[ACTIVITY]: In the data below, one line contains "A braid on n" and a later one contains "Compute the Kauffman". Print both, with every line between them, exactly and alone.

Collected data:
####################
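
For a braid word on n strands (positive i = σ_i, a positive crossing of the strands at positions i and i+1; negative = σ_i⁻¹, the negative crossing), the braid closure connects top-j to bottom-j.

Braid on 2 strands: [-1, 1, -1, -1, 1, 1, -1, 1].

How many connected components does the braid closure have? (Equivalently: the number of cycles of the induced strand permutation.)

2

Derivation:
Track the strand permutation on 2 strands, starting from identity.
  step 1: s1^-1 swaps positions 1,2 -> [2 1]
  step 2: s1 swaps positions 1,2 -> [1 2]
  step 3: s1^-1 swaps positions 1,2 -> [2 1]
  step 4: s1^-1 swaps positions 1,2 -> [1 2]
  step 5: s1 swaps positions 1,2 -> [2 1]
  step 6: s1 swaps positions 1,2 -> [1 2]
  step 7: s1^-1 swaps positions 1,2 -> [2 1]
  step 8: s1 swaps positions 1,2 -> [1 2]
Final permutation (position -> original strand): [1 2]
Closure components = cycle count of this permutation = 2.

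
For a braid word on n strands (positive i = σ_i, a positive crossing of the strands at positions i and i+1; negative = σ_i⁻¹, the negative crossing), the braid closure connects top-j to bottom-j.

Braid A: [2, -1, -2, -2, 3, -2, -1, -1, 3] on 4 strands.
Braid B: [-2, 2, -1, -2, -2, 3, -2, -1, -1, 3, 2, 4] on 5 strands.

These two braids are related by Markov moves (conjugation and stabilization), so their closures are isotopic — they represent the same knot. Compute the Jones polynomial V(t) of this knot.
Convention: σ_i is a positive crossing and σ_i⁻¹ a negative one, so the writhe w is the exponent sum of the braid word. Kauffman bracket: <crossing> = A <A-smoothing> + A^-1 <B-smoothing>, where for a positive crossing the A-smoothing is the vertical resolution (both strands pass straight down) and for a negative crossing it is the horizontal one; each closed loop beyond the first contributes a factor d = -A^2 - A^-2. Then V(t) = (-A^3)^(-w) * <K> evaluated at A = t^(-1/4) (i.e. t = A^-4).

Markov-equivalent braids have isotopic closures, hence identical knot invariants. Strip the Markov moves from each word to reach a common short braid β, then compute V(t) once on β.
Braid A: s2 s1^-1 s2^-1 s2^-1 s3 s2^-1 s1^-1 s1^-1 s3 on 4 strands has no conjugating prefix/suffix or stabilization to strip; take β = s2 s1^-1 s2^-1 s2^-1 s3 s2^-1 s1^-1 s1^-1 s3.
Braid B: s2^-1 s2 s1^-1 s2^-1 s2^-1 s3 s2^-1 s1^-1 s1^-1 s3 s2 s4 on 5 strands reduces by inverse Markov moves (closure unchanged at each step):
  Destabilize: the word has the form β·s4 where s4 occurs only as the final letter (β ∈ B_4); drop it and the last strand → 4 strands.
  Deconjugate: the word is γ·β·γ⁻¹ with γ = s2^-1 (prefix) and γ⁻¹ = s2 (suffix); strip both.
Reduced to β = s2 s1^-1 s2^-1 s2^-1 s3 s2^-1 s1^-1 s1^-1 s3 on 4 strands, 9 crossings.
Both give the same β = s2 s1^-1 s2^-1 s2^-1 s3 s2^-1 s1^-1 s1^-1 s3 on 4 strands, so one state sum suffices:
Braid: s2 s1^-1 s2^-1 s2^-1 s3 s2^-1 s1^-1 s1^-1 s3 on 4 strands, 9 crossings.
Writhe w = (#positive) - (#negative) = 3 - 6 = -3.
State-sum expansion of <K>. There are 2^9 = 512 states.
Each crossing splits two ways (0=vertical, 1=horizontal). The state's weight is A^(#A-smoothings - #B-smoothings) * d^(loops - 1).
Tabulate the states by total A-exponent and number of loops L (A-exp: L × count):
  A^9: L=6 ×1
  A^7: L=5 ×9
  A^5: L=4 ×35, L=6 ×1
  A^3: L=3 ×73, L=5 ×11
  A^1: L=2 ×82, L=4 ×43, L=6 ×1
  A^-1: L=1 ×40, L=3 ×79, L=5 ×7
  A^-3: L=2 ×63, L=4 ×21
  A^-5: L=1 ×9, L=3 ×26, L=5 ×1
  A^-7: L=2 ×6, L=4 ×3
  A^-9: L=3 ×1
Each group contributes A^e * Σ count * d^(L-1):
Powers of d = -A^2 - A^-2: d^2 = A^4 + 2 + A^-4; d^3 = -A^6 - 3*A^2 - 3*A^-2 - A^-6; d^4 = A^8 + 4*A^4 + 6 + 4*A^-4 + A^-8; d^5 = -A^10 - 5*A^6 - 10*A^2 - 10*A^-2 - 5*A^-6 - A^-10.
  A^9 * (d^5) = -A^19 - 5*A^15 - 10*A^11 - 10*A^7 - 5*A^3 - A^-1
  A^7 * (9*d^4) = 9*A^15 + 36*A^11 + 54*A^7 + 36*A^3 + 9*A^-1
  A^5 * (35*d^3 + d^5) = -A^15 - 40*A^11 - 115*A^7 - 115*A^3 - 40*A^-1 - A^-5
  A^3 * (73*d^2 + 11*d^4) = 11*A^11 + 117*A^7 + 212*A^3 + 117*A^-1 + 11*A^-5
  A^1 * (82*d + 43*d^3 + d^5) = -A^11 - 48*A^7 - 221*A^3 - 221*A^-1 - 48*A^-5 - A^-9
  A^-1 * (40 + 79*d^2 + 7*d^4) = 7*A^7 + 107*A^3 + 240*A^-1 + 107*A^-5 + 7*A^-9
  A^-3 * (63*d + 21*d^3) = -21*A^3 - 126*A^-1 - 126*A^-5 - 21*A^-9
  A^-5 * (9 + 26*d^2 + d^4) = A^3 + 30*A^-1 + 67*A^-5 + 30*A^-9 + A^-13
  A^-7 * (6*d + 3*d^3) = -3*A^-1 - 15*A^-5 - 15*A^-9 - 3*A^-13
  A^-9 * (d^2) = A^-5 + 2*A^-9 + A^-13
Summing the groups: <K> = -A^19 + 3*A^15 - 4*A^11 + 5*A^7 - 6*A^3 + 5*A^-1 - 4*A^-5 + 2*A^-9 - A^-13
Normalise by the writhe: (-A^3)^(-w) = (-A^3)^(3) = -A^9, so f(A) = -A^9 * <K> = A^28 - 3*A^24 + 4*A^20 - 5*A^16 + 6*A^12 - 5*A^8 + 4*A^4 - 2 + A^-4.
Substitute A = t^(-1/4), i.e. A^e → t^(-e/4): V(t) = t - 2 + 4*t^-1 - 5*t^-2 + 6*t^-3 - 5*t^-4 + 4*t^-5 - 3*t^-6 + t^-7

Answer: t - 2 + 4*t^-1 - 5*t^-2 + 6*t^-3 - 5*t^-4 + 4*t^-5 - 3*t^-6 + t^-7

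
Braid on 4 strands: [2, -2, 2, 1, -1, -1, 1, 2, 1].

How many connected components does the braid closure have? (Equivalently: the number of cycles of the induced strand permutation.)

Track the strand permutation on 4 strands, starting from identity.
  step 1: s2 swaps positions 2,3 -> [1 3 2 4]
  step 2: s2^-1 swaps positions 2,3 -> [1 2 3 4]
  step 3: s2 swaps positions 2,3 -> [1 3 2 4]
  step 4: s1 swaps positions 1,2 -> [3 1 2 4]
  step 5: s1^-1 swaps positions 1,2 -> [1 3 2 4]
  step 6: s1^-1 swaps positions 1,2 -> [3 1 2 4]
  step 7: s1 swaps positions 1,2 -> [1 3 2 4]
  step 8: s2 swaps positions 2,3 -> [1 2 3 4]
  step 9: s1 swaps positions 1,2 -> [2 1 3 4]
Final permutation (position -> original strand): [2 1 3 4]
Closure components = cycle count of this permutation = 3.

Answer: 3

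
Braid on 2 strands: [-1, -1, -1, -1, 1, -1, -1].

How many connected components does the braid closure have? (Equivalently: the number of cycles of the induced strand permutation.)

1

Derivation:
Track the strand permutation on 2 strands, starting from identity.
  step 1: s1^-1 swaps positions 1,2 -> [2 1]
  step 2: s1^-1 swaps positions 1,2 -> [1 2]
  step 3: s1^-1 swaps positions 1,2 -> [2 1]
  step 4: s1^-1 swaps positions 1,2 -> [1 2]
  step 5: s1 swaps positions 1,2 -> [2 1]
  step 6: s1^-1 swaps positions 1,2 -> [1 2]
  step 7: s1^-1 swaps positions 1,2 -> [2 1]
Final permutation (position -> original strand): [2 1]
Closure components = cycle count of this permutation = 1.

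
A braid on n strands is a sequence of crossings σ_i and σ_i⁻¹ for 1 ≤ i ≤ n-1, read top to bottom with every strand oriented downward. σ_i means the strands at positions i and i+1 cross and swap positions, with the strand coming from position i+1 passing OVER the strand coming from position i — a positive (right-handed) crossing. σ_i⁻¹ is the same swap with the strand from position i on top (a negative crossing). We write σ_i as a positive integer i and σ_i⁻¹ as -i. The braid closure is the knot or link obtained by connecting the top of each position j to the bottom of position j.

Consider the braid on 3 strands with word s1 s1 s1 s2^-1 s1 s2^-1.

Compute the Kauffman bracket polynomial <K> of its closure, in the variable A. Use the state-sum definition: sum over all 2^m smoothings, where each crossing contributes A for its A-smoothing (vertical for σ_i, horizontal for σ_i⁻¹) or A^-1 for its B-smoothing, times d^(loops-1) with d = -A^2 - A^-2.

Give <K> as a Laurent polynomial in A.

Braid: s1 s1 s1 s2^-1 s1 s2^-1 on 3 strands, 6 crossings.
Writhe w = (#positive) - (#negative) = 4 - 2 = 2.
State-sum expansion of <K>. There are 2^6 = 64 states.
Smooth each crossing (0=||, 1=⌣⌢); contribution A^(Σ sign_k(1-2s_k)) * d^(L-1).
Tabulate the states by total A-exponent and number of loops L (A-exp: L × count):
  A^6: L=3 ×1
  A^4: L=2 ×6
  A^2: L=1 ×11, L=3 ×4
  A^0: L=2 ×19, L=4 ×1
  A^-2: L=3 ×15
  A^-4: L=4 ×6
  A^-6: L=5 ×1
Each group contributes A^e * Σ count * d^(L-1):
Powers of d = -A^2 - A^-2: d^2 = A^4 + 2 + A^-4; d^3 = -A^6 - 3*A^2 - 3*A^-2 - A^-6; d^4 = A^8 + 4*A^4 + 6 + 4*A^-4 + A^-8.
  A^6 * (d^2) = A^10 + 2*A^6 + A^2
  A^4 * (6*d) = -6*A^6 - 6*A^2
  A^2 * (11 + 4*d^2) = 4*A^6 + 19*A^2 + 4*A^-2
  A^0 * (19*d + d^3) = -A^6 - 22*A^2 - 22*A^-2 - A^-6
  A^-2 * (15*d^2) = 15*A^2 + 30*A^-2 + 15*A^-6
  A^-4 * (6*d^3) = -6*A^2 - 18*A^-2 - 18*A^-6 - 6*A^-10
  A^-6 * (d^4) = A^2 + 4*A^-2 + 6*A^-6 + 4*A^-10 + A^-14
Summing the groups: <K> = A^10 - A^6 + 2*A^2 - 2*A^-2 + 2*A^-6 - 2*A^-10 + A^-14

Answer: A^10 - A^6 + 2*A^2 - 2*A^-2 + 2*A^-6 - 2*A^-10 + A^-14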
####################
[ANSWER TO THE PROBLEM]:
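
A braid on n strands is a sequence of crossings σ_i and σ_i⁻¹ for 1 ≤ i ≤ n-1, read top to bottom with every strand oriented downward. σ_i means the strands at positions i and i+1 cross and swap positions, with the strand coming from position i+1 passing OVER the strand coming from position i — a positive (right-handed) crossing. σ_i⁻¹ is the same swap with the strand from position i on top (a negative crossing). We write σ_i as a positive integer i and σ_i⁻¹ as -i. The braid closure is the knot or link obtained by connecting the top of each position j to the bottom of position j.

Consider the braid on 3 strands with word s1 s1 s1 s2^-1 s1 s2^-1.

Compute the Kauffman bracket polynomial <K> of its closure, in the variable A. Use the state-sum definition: sum over all 2^m smoothings, where each crossing contributes A for its A-smoothing (vertical for σ_i, horizontal for σ_i⁻¹) or A^-1 for its B-smoothing, times d^(loops-1) with d = -A^2 - A^-2.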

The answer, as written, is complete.